Problem requirements: Whenever a line below mentions the word "Answer", that line should be copied.

Record set:
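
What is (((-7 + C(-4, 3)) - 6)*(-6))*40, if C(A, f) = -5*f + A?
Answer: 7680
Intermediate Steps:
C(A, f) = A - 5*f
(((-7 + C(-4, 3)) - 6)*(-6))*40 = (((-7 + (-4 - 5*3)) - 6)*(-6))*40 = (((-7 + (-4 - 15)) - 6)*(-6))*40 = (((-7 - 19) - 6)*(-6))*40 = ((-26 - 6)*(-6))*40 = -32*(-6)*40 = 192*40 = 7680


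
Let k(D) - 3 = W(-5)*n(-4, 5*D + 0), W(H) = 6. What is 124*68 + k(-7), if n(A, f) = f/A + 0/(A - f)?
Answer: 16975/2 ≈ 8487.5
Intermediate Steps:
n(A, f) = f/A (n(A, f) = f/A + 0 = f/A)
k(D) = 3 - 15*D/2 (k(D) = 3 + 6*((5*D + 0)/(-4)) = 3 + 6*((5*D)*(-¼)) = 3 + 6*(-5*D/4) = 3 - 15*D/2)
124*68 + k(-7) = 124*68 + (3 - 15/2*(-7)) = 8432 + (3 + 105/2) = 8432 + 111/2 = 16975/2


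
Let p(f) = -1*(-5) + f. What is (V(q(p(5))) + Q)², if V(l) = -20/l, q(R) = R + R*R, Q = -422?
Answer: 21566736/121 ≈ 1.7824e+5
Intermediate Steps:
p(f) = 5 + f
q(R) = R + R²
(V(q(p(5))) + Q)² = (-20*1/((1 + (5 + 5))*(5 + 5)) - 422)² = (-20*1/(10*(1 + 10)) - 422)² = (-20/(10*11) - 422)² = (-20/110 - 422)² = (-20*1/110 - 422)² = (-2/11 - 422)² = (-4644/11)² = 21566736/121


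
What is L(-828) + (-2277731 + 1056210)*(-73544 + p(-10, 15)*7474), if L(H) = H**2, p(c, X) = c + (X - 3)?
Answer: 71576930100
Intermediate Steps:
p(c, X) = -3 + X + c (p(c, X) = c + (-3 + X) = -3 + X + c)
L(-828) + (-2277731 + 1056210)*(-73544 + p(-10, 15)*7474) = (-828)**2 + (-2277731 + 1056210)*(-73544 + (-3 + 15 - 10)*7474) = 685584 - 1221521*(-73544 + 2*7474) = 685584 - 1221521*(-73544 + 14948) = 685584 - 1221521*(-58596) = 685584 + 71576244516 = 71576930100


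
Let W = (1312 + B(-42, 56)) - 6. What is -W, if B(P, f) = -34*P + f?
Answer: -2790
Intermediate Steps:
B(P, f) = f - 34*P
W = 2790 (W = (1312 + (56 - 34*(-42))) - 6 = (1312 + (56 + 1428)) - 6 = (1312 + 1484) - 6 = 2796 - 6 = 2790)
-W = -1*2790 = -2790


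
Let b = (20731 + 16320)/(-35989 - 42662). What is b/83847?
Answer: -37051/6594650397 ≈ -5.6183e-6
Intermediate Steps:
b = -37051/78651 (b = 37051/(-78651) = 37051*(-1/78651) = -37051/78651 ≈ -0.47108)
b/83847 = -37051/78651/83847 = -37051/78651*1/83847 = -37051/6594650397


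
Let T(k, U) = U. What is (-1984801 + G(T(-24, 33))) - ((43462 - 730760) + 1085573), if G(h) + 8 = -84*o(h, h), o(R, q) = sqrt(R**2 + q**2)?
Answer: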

Task result:
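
Answer: 7680
Answer: 16975/2 ≈ 8487.5
Answer: 21566736/121 ≈ 1.7824e+5
Answer: 71576930100
Answer: -2790
Answer: -37051/6594650397 ≈ -5.6183e-6
Answer: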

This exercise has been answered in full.